▶ _Your task_:
Copy the following listing word for word.

═══ Excerpted data ═══

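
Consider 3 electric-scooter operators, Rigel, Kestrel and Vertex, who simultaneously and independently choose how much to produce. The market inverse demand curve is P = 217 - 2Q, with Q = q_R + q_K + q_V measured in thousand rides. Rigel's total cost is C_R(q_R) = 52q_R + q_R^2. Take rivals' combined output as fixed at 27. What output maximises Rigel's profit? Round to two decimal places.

18.50

With rivals' combined output fixed at 27, Rigel's profit is π_R = (217 - 2·27 - 2q_R)q_R - (52q_R + q_R²) = (163 - 2q_R)q_R - (52q_R + q_R²).
∂π_R/∂q_R = 111 - 6q_R = 0, so q_R = 37/2.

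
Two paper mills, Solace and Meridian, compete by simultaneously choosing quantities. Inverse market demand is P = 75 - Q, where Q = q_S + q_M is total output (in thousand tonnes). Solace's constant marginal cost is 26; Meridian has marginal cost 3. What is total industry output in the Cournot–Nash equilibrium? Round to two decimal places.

40.33

Solace's profit: π_S = (75 - Q)q_S - (26q_S). Setting ∂π_S/∂q_S = 0: 49 - 2q_S - (q_M) = 0.
Meridian's profit: π_M = (75 - Q)q_M - (3q_M). Setting ∂π_M/∂q_M = 0: 72 - 2q_M - (q_S) = 0.
Rearranging gives the reaction functions q_S = (49 - q_M)/2 and q_M = (72 - q_S)/2.
Substituting one into the other gives q_S = 26/3 and q_M = 95/3.
Total output Q = 26/3 + 95/3 = 121/3.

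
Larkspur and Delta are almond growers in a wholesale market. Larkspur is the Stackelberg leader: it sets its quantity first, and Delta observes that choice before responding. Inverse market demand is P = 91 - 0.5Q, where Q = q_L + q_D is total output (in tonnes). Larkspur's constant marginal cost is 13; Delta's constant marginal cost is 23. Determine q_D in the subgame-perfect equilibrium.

The follower Delta best-responds to any q_L: π_D = (91 - 0.5Q)q_D - 23q_D.
Setting the follower's marginal profit to zero, 68 - (1/2)q_L - q_D = 0, i.e. q_D = (68 - (1/2)q_L).
Larkspur substitutes q_D(q_L) into its own profit: π_L = q_L(91 - (1/2)q_L - (68 - (1/2)q_L)/2) - 13q_L = (57 - (1/4)q_L)q_L - 13q_L.
The leader's first-order condition 44 - (1/2)q_L = 0 yields q_L = 88.
Then q_D = (68 - (1/2)·88) = 24.

24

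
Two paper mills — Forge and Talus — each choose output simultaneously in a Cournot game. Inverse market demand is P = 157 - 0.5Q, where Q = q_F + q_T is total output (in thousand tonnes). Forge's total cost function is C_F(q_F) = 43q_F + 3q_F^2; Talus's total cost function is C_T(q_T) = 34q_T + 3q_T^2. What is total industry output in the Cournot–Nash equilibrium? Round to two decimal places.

Forge's profit: π_F = (157 - 0.5Q)q_F - (43q_F + 3q_F²). Setting ∂π_F/∂q_F = 0: 114 - 7q_F - (1/2)(q_T) = 0.
Talus's profit: π_T = (157 - 0.5Q)q_T - (34q_T + 3q_T²). Setting ∂π_T/∂q_T = 0: 123 - 7q_T - (1/2)(q_F) = 0.
Rearranging gives the reaction functions q_F = (114 - (1/2)q_T)/7 and q_T = (123 - (1/2)q_F)/7.
Solving the pair: q_F = 982/65, q_T = 1072/65.
Total output Q = 982/65 + 1072/65 = 158/5.

31.60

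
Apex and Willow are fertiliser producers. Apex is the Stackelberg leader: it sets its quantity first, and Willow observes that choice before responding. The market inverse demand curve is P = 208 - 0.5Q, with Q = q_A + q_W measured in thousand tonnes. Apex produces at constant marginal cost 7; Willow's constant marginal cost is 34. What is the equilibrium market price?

Solve by backward induction. Given q_A, the follower Willow maximises π_W = (208 - (1/2)q_A - (1/2)q_W)q_W - 34q_W.
Follower FOC: 174 - (1/2)q_A - q_W = 0, so q_W(q_A) = (174 - (1/2)q_A).
The leader anticipates this reaction. Substituting into P = 208 - 0.5Q gives P = 121 - (1/4)q_A, so π_A = (121 - (1/4)q_A)q_A - 7q_A.
Maximising: ∂π_A/∂q_A = 114 - (1/2)q_A = 0, giving q_A = 228.
Then q_W = (174 - (1/2)·228) = 60.
Total output Q = 288, so price P = 208 - (1/2)·288 = 64.

64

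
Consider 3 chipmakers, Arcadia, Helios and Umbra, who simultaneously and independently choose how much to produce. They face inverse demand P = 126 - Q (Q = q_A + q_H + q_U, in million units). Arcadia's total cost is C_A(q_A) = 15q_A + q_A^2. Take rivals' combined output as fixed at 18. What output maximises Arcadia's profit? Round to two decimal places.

23.25

With rivals' combined output fixed at 18, Arcadia's profit is π_A = (126 - 18 - q_A)q_A - (15q_A + q_A²) = (108 - q_A)q_A - (15q_A + q_A²).
∂π_A/∂q_A = 93 - 4q_A = 0, so q_A = 93/4.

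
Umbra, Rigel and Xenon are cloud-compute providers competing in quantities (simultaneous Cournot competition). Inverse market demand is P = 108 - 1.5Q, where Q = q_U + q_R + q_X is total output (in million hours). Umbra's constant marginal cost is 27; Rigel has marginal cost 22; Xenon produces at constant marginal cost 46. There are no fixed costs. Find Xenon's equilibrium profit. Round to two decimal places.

15.04

Umbra's profit: π_U = (108 - 1.5Q)q_U - (27q_U). Setting ∂π_U/∂q_U = 0: 81 - 3q_U - (3/2)(q_R + q_X) = 0.
Rigel's profit: π_R = (108 - 1.5Q)q_R - (22q_R). Setting ∂π_R/∂q_R = 0: 86 - 3q_R - (3/2)(q_U + q_X) = 0.
Xenon's profit: π_X = (108 - 1.5Q)q_X - (46q_X). Setting ∂π_X/∂q_X = 0: 62 - 3q_X - (3/2)(q_U + q_R) = 0.
Adding the 3 first-order conditions: 229 − 6Q = 0, so Q = 229/6.
Back-substituting: q_U = (81 − 229/4)/(3/2) = 95/6, q_R = (86 − 229/4)/(3/2) = 115/6, q_X = (62 − 229/4)/(3/2) = 19/6.
Price P = 108 - (3/2)·(229/6) = 203/4.
Xenon's profit: (203/4 - 46)·(19/6) = 361/24.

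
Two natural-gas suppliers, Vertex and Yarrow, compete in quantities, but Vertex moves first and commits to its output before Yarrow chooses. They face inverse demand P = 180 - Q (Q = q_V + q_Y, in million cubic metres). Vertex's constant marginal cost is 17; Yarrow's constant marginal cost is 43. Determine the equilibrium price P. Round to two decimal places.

64.25

Solve by backward induction. Given q_V, the follower Yarrow maximises π_Y = (180 - q_V - q_Y)q_Y - 43q_Y.
∂π_Y/∂q_Y = 137 - q_V - 2q_Y = 0 gives the reaction function q_Y = (137 - q_V)/2.
The leader anticipates this reaction. Substituting into P = 180 - Q gives P = 223/2 - (1/2)q_V, so π_V = (223/2 - (1/2)q_V)q_V - 17q_V.
The leader's first-order condition 189/2 - q_V = 0 yields q_V = 189/2.
Then q_Y = (137 - 189/2)/2 = 85/4.
Total output Q = 463/4, so price P = 180 - 463/4 = 257/4.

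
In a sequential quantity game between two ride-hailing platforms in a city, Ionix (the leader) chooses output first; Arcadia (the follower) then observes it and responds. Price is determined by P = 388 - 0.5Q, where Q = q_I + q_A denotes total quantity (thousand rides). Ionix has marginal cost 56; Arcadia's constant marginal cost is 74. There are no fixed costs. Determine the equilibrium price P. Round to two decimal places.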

═══

▶ _Answer to the exercise_:
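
Consider 3 electric-scooter operators, Rigel, Kestrel and Vertex, who simultaneously and independently choose how much to produce. The market inverse demand curve is P = 217 - 2Q, with Q = q_R + q_K + q_V measured in thousand rides. Rigel's total cost is C_R(q_R) = 52q_R + q_R^2. Take rivals' combined output as fixed at 27. What output maximises Rigel's profit? Round to two decimal places.

18.50

With rivals' combined output fixed at 27, Rigel's profit is π_R = (217 - 2·27 - 2q_R)q_R - (52q_R + q_R²) = (163 - 2q_R)q_R - (52q_R + q_R²).
∂π_R/∂q_R = 111 - 6q_R = 0, so q_R = 37/2.

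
Two paper mills, Solace and Meridian, compete by simultaneously choosing quantities. Inverse market demand is P = 75 - Q, where Q = q_S + q_M is total output (in thousand tonnes). Solace's constant marginal cost is 26; Meridian has marginal cost 3. What is total industry output in the Cournot–Nash equilibrium? Round to two decimal places.

40.33

Solace's profit: π_S = (75 - Q)q_S - (26q_S). Setting ∂π_S/∂q_S = 0: 49 - 2q_S - (q_M) = 0.
Meridian's profit: π_M = (75 - Q)q_M - (3q_M). Setting ∂π_M/∂q_M = 0: 72 - 2q_M - (q_S) = 0.
Rearranging gives the reaction functions q_S = (49 - q_M)/2 and q_M = (72 - q_S)/2.
Substituting one into the other gives q_S = 26/3 and q_M = 95/3.
Total output Q = 26/3 + 95/3 = 121/3.

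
Larkspur and Delta are almond growers in a wholesale market. Larkspur is the Stackelberg leader: it sets its quantity first, and Delta observes that choice before responding. Inverse market demand is P = 91 - 0.5Q, where Q = q_L + q_D is total output (in tonnes). Larkspur's constant marginal cost is 13; Delta's constant marginal cost is 23. Determine q_D in the subgame-perfect equilibrium.

The follower Delta best-responds to any q_L: π_D = (91 - 0.5Q)q_D - 23q_D.
Setting the follower's marginal profit to zero, 68 - (1/2)q_L - q_D = 0, i.e. q_D = (68 - (1/2)q_L).
Larkspur substitutes q_D(q_L) into its own profit: π_L = q_L(91 - (1/2)q_L - (68 - (1/2)q_L)/2) - 13q_L = (57 - (1/4)q_L)q_L - 13q_L.
The leader's first-order condition 44 - (1/2)q_L = 0 yields q_L = 88.
Then q_D = (68 - (1/2)·88) = 24.

24

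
Two paper mills — Forge and Talus — each choose output simultaneously in a Cournot game. Inverse market demand is P = 157 - 0.5Q, where Q = q_F + q_T is total output (in thousand tonnes). Forge's total cost function is C_F(q_F) = 43q_F + 3q_F^2; Talus's total cost function is C_T(q_T) = 34q_T + 3q_T^2. What is total industry output in the Cournot–Nash equilibrium? Round to two decimal places.

Forge's profit: π_F = (157 - 0.5Q)q_F - (43q_F + 3q_F²). Setting ∂π_F/∂q_F = 0: 114 - 7q_F - (1/2)(q_T) = 0.
Talus's profit: π_T = (157 - 0.5Q)q_T - (34q_T + 3q_T²). Setting ∂π_T/∂q_T = 0: 123 - 7q_T - (1/2)(q_F) = 0.
Rearranging gives the reaction functions q_F = (114 - (1/2)q_T)/7 and q_T = (123 - (1/2)q_F)/7.
Solving the pair: q_F = 982/65, q_T = 1072/65.
Total output Q = 982/65 + 1072/65 = 158/5.

31.60

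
Apex and Willow are fertiliser producers. Apex is the Stackelberg leader: it sets its quantity first, and Willow observes that choice before responding. The market inverse demand curve is P = 208 - 0.5Q, with Q = q_A + q_W measured in thousand tonnes. Apex produces at constant marginal cost 7; Willow's constant marginal cost is 34. What is the equilibrium market price?

Solve by backward induction. Given q_A, the follower Willow maximises π_W = (208 - (1/2)q_A - (1/2)q_W)q_W - 34q_W.
Follower FOC: 174 - (1/2)q_A - q_W = 0, so q_W(q_A) = (174 - (1/2)q_A).
The leader anticipates this reaction. Substituting into P = 208 - 0.5Q gives P = 121 - (1/4)q_A, so π_A = (121 - (1/4)q_A)q_A - 7q_A.
Maximising: ∂π_A/∂q_A = 114 - (1/2)q_A = 0, giving q_A = 228.
Then q_W = (174 - (1/2)·228) = 60.
Total output Q = 288, so price P = 208 - (1/2)·288 = 64.

64

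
Consider 3 chipmakers, Arcadia, Helios and Umbra, who simultaneously and independently choose how much to produce. They face inverse demand P = 126 - Q (Q = q_A + q_H + q_U, in million units). Arcadia's total cost is C_A(q_A) = 15q_A + q_A^2. Take rivals' combined output as fixed at 18. What output maximises Arcadia's profit? Round to two decimal places.

23.25

With rivals' combined output fixed at 18, Arcadia's profit is π_A = (126 - 18 - q_A)q_A - (15q_A + q_A²) = (108 - q_A)q_A - (15q_A + q_A²).
∂π_A/∂q_A = 93 - 4q_A = 0, so q_A = 93/4.

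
Umbra, Rigel and Xenon are cloud-compute providers competing in quantities (simultaneous Cournot competition). Inverse market demand is P = 108 - 1.5Q, where Q = q_U + q_R + q_X is total output (in million hours). Umbra's constant marginal cost is 27; Rigel has marginal cost 22; Xenon produces at constant marginal cost 46. There are no fixed costs. Find Xenon's equilibrium profit. Round to two decimal places.

15.04

Umbra's profit: π_U = (108 - 1.5Q)q_U - (27q_U). Setting ∂π_U/∂q_U = 0: 81 - 3q_U - (3/2)(q_R + q_X) = 0.
Rigel's profit: π_R = (108 - 1.5Q)q_R - (22q_R). Setting ∂π_R/∂q_R = 0: 86 - 3q_R - (3/2)(q_U + q_X) = 0.
Xenon's profit: π_X = (108 - 1.5Q)q_X - (46q_X). Setting ∂π_X/∂q_X = 0: 62 - 3q_X - (3/2)(q_U + q_R) = 0.
Adding the 3 first-order conditions: 229 − 6Q = 0, so Q = 229/6.
Back-substituting: q_U = (81 − 229/4)/(3/2) = 95/6, q_R = (86 − 229/4)/(3/2) = 115/6, q_X = (62 − 229/4)/(3/2) = 19/6.
Price P = 108 - (3/2)·(229/6) = 203/4.
Xenon's profit: (203/4 - 46)·(19/6) = 361/24.

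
Two natural-gas suppliers, Vertex and Yarrow, compete in quantities, but Vertex moves first and commits to its output before Yarrow chooses. They face inverse demand P = 180 - Q (Q = q_V + q_Y, in million cubic metres). Vertex's constant marginal cost is 17; Yarrow's constant marginal cost is 43. Determine the equilibrium price P. Round to two decimal places.

64.25

Solve by backward induction. Given q_V, the follower Yarrow maximises π_Y = (180 - q_V - q_Y)q_Y - 43q_Y.
∂π_Y/∂q_Y = 137 - q_V - 2q_Y = 0 gives the reaction function q_Y = (137 - q_V)/2.
The leader anticipates this reaction. Substituting into P = 180 - Q gives P = 223/2 - (1/2)q_V, so π_V = (223/2 - (1/2)q_V)q_V - 17q_V.
The leader's first-order condition 189/2 - q_V = 0 yields q_V = 189/2.
Then q_Y = (137 - 189/2)/2 = 85/4.
Total output Q = 463/4, so price P = 180 - 463/4 = 257/4.

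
In a sequential quantity game between two ride-hailing platforms in a city, Ionix (the leader) chooses output first; Arcadia (the follower) then observes it and responds. Price is determined by P = 388 - 0.5Q, where Q = q_I + q_A denotes total quantity (thousand rides). Ionix has marginal cost 56; Arcadia's constant marginal cost is 74. There are no fixed costs. Determine the equilibrium price P. Round to two decimal places.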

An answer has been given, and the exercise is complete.